Restate the entries below without a single change.
**** RECORDS SHOWN ****
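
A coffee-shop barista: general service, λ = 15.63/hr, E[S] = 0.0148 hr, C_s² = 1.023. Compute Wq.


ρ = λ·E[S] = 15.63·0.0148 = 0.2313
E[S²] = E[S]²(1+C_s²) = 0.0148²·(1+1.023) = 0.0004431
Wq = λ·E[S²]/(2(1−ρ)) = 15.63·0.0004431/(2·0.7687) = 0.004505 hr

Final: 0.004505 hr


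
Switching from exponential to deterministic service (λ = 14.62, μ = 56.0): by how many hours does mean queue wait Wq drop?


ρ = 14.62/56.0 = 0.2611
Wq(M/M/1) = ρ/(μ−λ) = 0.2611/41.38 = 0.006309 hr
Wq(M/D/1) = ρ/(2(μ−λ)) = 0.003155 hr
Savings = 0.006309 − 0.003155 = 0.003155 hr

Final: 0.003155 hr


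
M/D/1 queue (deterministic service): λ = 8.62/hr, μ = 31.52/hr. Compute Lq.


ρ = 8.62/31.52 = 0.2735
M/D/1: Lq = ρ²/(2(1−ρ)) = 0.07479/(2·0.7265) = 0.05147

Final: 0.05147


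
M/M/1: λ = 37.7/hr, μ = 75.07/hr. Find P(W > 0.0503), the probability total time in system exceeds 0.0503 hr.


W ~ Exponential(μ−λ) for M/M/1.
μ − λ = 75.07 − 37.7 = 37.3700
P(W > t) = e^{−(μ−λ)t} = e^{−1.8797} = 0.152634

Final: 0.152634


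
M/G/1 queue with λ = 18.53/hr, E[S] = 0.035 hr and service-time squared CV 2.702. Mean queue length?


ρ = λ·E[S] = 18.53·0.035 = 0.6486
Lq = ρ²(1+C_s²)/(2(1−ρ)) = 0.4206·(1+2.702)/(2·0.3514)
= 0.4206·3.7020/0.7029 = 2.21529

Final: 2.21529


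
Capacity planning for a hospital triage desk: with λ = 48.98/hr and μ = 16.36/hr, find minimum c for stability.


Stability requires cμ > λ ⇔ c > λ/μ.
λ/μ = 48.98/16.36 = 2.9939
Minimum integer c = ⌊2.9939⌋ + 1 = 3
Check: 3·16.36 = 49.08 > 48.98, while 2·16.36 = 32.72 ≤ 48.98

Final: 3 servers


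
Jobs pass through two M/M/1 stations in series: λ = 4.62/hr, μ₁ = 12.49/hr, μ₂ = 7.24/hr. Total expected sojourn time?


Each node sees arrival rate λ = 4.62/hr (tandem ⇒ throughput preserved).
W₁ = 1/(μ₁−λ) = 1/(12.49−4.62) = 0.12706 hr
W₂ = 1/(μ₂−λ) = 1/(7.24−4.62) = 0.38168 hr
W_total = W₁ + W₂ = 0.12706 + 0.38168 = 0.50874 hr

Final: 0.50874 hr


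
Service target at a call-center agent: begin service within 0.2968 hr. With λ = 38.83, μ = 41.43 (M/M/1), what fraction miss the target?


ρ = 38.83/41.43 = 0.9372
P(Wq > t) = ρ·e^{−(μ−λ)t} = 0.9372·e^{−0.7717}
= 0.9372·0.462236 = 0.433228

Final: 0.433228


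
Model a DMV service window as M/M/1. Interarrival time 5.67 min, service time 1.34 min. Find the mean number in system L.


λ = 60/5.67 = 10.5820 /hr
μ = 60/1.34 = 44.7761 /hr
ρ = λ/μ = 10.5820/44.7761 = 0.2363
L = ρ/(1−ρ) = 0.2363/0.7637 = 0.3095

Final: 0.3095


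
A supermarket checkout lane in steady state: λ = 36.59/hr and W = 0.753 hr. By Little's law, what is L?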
****
▶ [RESPONSE FOR THIS EXERCISE]:
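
A coffee-shop barista: general service, λ = 15.63/hr, E[S] = 0.0148 hr, C_s² = 1.023. Compute Wq.


ρ = λ·E[S] = 15.63·0.0148 = 0.2313
E[S²] = E[S]²(1+C_s²) = 0.0148²·(1+1.023) = 0.0004431
Wq = λ·E[S²]/(2(1−ρ)) = 15.63·0.0004431/(2·0.7687) = 0.004505 hr

Final: 0.004505 hr


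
Switching from exponential to deterministic service (λ = 14.62, μ = 56.0): by how many hours does mean queue wait Wq drop?


ρ = 14.62/56.0 = 0.2611
Wq(M/M/1) = ρ/(μ−λ) = 0.2611/41.38 = 0.006309 hr
Wq(M/D/1) = ρ/(2(μ−λ)) = 0.003155 hr
Savings = 0.006309 − 0.003155 = 0.003155 hr

Final: 0.003155 hr


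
M/D/1 queue (deterministic service): λ = 8.62/hr, μ = 31.52/hr. Compute Lq.


ρ = 8.62/31.52 = 0.2735
M/D/1: Lq = ρ²/(2(1−ρ)) = 0.07479/(2·0.7265) = 0.05147

Final: 0.05147


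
M/M/1: λ = 37.7/hr, μ = 75.07/hr. Find P(W > 0.0503), the probability total time in system exceeds 0.0503 hr.


W ~ Exponential(μ−λ) for M/M/1.
μ − λ = 75.07 − 37.7 = 37.3700
P(W > t) = e^{−(μ−λ)t} = e^{−1.8797} = 0.152634

Final: 0.152634


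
M/G/1 queue with λ = 18.53/hr, E[S] = 0.035 hr and service-time squared CV 2.702. Mean queue length?


ρ = λ·E[S] = 18.53·0.035 = 0.6486
Lq = ρ²(1+C_s²)/(2(1−ρ)) = 0.4206·(1+2.702)/(2·0.3514)
= 0.4206·3.7020/0.7029 = 2.21529

Final: 2.21529


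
Capacity planning for a hospital triage desk: with λ = 48.98/hr and μ = 16.36/hr, find minimum c for stability.


Stability requires cμ > λ ⇔ c > λ/μ.
λ/μ = 48.98/16.36 = 2.9939
Minimum integer c = ⌊2.9939⌋ + 1 = 3
Check: 3·16.36 = 49.08 > 48.98, while 2·16.36 = 32.72 ≤ 48.98

Final: 3 servers


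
Jobs pass through two M/M/1 stations in series: λ = 4.62/hr, μ₁ = 12.49/hr, μ₂ = 7.24/hr. Total expected sojourn time?


Each node sees arrival rate λ = 4.62/hr (tandem ⇒ throughput preserved).
W₁ = 1/(μ₁−λ) = 1/(12.49−4.62) = 0.12706 hr
W₂ = 1/(μ₂−λ) = 1/(7.24−4.62) = 0.38168 hr
W_total = W₁ + W₂ = 0.12706 + 0.38168 = 0.50874 hr

Final: 0.50874 hr


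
Service target at a call-center agent: begin service within 0.2968 hr. With λ = 38.83, μ = 41.43 (M/M/1), what fraction miss the target?


ρ = 38.83/41.43 = 0.9372
P(Wq > t) = ρ·e^{−(μ−λ)t} = 0.9372·e^{−0.7717}
= 0.9372·0.462236 = 0.433228

Final: 0.433228


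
Model a DMV service window as M/M/1. Interarrival time 5.67 min, service time 1.34 min. Find the mean number in system L.


λ = 60/5.67 = 10.5820 /hr
μ = 60/1.34 = 44.7761 /hr
ρ = λ/μ = 10.5820/44.7761 = 0.2363
L = ρ/(1−ρ) = 0.2363/0.7637 = 0.3095

Final: 0.3095


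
A supermarket checkout lane in steady state: λ = 36.59/hr and W = 0.753 hr. By Little's law, what is L?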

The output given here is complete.